-- WHAT YOU WILL DO --
Copy every line from the one containing "lat 20°S, lon" through the last line of the records below, both included, and nothing else.

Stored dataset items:
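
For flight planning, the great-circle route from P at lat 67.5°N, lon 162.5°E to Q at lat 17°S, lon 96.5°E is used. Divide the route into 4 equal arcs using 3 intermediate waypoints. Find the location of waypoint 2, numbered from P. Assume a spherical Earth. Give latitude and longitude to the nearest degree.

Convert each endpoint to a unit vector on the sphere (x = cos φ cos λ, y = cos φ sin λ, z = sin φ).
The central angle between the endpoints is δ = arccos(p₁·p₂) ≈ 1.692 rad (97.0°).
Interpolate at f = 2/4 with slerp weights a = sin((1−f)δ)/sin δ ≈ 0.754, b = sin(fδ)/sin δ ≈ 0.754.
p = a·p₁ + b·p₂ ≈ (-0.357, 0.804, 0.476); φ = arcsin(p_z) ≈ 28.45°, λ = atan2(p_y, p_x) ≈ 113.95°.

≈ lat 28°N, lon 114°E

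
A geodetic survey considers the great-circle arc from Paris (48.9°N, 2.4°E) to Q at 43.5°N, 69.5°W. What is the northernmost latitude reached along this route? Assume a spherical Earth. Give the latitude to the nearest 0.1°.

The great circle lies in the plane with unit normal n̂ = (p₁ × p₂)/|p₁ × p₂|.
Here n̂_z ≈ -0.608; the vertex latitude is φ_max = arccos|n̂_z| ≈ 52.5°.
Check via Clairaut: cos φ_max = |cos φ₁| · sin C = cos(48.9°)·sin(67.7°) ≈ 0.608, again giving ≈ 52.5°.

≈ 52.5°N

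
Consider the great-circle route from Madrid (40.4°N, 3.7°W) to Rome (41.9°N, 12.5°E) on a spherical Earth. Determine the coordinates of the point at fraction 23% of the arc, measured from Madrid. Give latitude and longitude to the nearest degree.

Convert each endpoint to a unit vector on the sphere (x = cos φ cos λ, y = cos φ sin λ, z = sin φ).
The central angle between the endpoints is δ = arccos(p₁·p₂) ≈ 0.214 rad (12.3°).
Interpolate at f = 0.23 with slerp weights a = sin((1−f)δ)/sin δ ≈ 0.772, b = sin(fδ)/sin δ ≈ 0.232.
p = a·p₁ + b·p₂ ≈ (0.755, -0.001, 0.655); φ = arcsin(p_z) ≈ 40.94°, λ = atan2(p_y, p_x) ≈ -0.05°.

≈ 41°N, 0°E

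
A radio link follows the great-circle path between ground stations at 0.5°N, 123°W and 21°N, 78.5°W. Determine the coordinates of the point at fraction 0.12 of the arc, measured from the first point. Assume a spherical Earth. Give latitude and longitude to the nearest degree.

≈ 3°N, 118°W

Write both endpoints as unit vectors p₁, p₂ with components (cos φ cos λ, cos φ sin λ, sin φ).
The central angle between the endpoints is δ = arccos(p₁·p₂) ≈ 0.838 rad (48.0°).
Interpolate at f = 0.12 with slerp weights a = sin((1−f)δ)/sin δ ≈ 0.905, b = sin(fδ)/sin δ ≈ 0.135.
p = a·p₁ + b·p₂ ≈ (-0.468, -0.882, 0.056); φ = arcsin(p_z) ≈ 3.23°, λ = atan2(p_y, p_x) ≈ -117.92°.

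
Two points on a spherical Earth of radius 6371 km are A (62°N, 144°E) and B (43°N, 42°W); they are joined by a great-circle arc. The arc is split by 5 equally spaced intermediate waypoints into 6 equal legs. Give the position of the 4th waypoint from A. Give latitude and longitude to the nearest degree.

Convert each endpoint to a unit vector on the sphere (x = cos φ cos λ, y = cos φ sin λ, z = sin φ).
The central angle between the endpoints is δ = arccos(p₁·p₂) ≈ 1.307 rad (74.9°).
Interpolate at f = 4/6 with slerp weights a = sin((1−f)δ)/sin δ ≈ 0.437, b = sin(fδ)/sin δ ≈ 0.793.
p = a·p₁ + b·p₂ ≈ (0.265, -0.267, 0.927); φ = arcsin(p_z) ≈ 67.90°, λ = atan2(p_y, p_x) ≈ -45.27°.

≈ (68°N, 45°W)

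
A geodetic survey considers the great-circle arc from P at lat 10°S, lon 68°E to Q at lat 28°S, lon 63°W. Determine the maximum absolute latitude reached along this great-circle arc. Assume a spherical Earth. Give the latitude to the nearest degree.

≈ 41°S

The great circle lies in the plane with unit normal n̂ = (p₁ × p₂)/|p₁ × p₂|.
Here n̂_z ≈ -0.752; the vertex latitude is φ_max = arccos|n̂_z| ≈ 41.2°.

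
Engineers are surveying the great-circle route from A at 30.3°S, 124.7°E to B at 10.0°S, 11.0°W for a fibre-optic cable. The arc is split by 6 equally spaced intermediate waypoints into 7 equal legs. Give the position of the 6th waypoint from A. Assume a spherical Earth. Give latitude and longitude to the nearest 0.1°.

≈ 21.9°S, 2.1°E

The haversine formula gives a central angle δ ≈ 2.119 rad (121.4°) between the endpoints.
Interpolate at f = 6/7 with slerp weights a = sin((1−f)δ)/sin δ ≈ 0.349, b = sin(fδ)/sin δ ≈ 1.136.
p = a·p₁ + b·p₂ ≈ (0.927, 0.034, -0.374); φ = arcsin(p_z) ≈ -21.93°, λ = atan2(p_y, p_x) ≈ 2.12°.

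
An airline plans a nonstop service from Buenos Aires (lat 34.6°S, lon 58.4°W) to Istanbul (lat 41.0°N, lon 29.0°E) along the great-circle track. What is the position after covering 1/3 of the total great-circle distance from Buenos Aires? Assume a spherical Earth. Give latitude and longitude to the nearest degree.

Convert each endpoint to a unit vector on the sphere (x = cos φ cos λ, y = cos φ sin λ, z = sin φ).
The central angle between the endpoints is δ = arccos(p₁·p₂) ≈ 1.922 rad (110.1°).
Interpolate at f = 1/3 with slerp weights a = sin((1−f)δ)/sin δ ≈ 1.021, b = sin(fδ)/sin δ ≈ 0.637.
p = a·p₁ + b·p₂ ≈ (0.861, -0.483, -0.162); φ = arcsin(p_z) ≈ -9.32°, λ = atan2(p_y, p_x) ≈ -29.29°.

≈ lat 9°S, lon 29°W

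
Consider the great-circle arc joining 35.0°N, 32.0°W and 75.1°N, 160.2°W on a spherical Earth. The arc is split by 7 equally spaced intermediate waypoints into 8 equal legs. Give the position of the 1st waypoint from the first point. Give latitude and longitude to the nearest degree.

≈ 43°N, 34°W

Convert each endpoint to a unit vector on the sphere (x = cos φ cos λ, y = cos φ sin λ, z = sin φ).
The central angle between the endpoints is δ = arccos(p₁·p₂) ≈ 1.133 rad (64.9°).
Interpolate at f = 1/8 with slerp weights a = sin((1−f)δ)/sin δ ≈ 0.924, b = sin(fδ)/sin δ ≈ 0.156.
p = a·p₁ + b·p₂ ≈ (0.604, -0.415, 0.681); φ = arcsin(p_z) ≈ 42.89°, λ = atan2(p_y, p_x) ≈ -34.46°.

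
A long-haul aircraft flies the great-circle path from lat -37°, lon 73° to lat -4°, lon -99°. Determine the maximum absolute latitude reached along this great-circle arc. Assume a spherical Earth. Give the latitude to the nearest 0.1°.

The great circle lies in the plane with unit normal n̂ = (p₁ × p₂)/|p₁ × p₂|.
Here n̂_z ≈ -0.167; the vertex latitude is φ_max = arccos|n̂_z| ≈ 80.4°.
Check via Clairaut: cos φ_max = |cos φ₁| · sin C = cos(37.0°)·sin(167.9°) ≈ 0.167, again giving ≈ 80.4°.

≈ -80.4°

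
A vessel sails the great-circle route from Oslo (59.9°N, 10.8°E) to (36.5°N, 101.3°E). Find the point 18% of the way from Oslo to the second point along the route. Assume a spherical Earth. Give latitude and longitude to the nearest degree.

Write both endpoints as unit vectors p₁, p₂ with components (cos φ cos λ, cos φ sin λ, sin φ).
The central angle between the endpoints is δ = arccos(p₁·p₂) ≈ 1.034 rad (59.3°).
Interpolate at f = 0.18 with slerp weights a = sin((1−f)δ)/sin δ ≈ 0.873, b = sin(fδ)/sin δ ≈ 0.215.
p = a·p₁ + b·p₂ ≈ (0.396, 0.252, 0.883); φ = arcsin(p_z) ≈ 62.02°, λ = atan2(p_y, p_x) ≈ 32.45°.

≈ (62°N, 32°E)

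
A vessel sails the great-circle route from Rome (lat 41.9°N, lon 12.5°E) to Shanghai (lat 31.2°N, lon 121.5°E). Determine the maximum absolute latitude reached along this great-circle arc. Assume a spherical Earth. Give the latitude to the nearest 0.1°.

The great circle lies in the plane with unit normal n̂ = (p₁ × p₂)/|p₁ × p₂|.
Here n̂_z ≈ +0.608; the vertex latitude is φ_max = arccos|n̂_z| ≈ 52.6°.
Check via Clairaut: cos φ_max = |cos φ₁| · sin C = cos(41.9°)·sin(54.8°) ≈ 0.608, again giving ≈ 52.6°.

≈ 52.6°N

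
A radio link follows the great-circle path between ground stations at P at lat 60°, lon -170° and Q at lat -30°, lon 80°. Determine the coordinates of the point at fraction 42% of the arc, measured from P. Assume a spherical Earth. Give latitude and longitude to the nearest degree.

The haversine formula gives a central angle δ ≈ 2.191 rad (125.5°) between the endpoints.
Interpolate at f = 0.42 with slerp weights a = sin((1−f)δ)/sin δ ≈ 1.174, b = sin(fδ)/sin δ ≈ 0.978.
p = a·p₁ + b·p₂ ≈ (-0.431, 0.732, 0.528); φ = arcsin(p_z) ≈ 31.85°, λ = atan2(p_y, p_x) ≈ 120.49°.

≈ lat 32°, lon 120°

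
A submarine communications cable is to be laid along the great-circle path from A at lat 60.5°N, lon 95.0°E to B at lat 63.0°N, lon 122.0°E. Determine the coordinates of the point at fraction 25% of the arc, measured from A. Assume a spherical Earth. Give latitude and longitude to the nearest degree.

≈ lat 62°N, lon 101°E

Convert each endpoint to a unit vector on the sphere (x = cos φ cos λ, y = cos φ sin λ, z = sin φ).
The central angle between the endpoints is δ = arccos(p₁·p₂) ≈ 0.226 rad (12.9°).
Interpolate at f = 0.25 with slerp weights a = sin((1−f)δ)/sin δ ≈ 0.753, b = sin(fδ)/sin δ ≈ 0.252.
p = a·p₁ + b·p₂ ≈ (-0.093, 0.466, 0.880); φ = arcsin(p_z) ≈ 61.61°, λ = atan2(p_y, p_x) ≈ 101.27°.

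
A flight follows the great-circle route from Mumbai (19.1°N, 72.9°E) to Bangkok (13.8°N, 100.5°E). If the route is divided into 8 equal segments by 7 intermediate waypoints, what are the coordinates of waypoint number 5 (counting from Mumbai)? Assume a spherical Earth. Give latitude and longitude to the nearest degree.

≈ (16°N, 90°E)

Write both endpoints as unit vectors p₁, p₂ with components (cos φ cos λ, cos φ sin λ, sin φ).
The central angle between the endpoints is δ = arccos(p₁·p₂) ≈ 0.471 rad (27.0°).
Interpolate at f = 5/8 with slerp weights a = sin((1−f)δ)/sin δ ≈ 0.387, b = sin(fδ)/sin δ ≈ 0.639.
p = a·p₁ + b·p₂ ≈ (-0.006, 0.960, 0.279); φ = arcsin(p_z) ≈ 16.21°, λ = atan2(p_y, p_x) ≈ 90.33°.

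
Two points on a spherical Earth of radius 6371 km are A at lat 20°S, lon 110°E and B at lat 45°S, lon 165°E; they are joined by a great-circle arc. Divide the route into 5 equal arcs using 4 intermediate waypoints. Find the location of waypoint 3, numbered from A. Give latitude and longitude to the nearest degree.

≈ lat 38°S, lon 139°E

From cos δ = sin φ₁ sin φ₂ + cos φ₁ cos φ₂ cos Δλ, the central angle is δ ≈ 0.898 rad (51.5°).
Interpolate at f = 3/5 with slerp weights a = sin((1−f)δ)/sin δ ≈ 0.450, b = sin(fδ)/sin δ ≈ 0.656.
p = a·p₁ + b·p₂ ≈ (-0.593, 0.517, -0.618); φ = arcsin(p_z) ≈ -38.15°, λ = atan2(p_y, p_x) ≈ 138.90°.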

-- OUTPUT FOR THIS TASK --
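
Two points on a spherical Earth of radius 6371 km are A at lat 20°S, lon 110°E and B at lat 45°S, lon 165°E; they are joined by a great-circle arc. Divide the route into 5 equal arcs using 4 intermediate waypoints. Find the location of waypoint 3, numbered from A. Give latitude and longitude to the nearest degree.

≈ lat 38°S, lon 139°E

From cos δ = sin φ₁ sin φ₂ + cos φ₁ cos φ₂ cos Δλ, the central angle is δ ≈ 0.898 rad (51.5°).
Interpolate at f = 3/5 with slerp weights a = sin((1−f)δ)/sin δ ≈ 0.450, b = sin(fδ)/sin δ ≈ 0.656.
p = a·p₁ + b·p₂ ≈ (-0.593, 0.517, -0.618); φ = arcsin(p_z) ≈ -38.15°, λ = atan2(p_y, p_x) ≈ 138.90°.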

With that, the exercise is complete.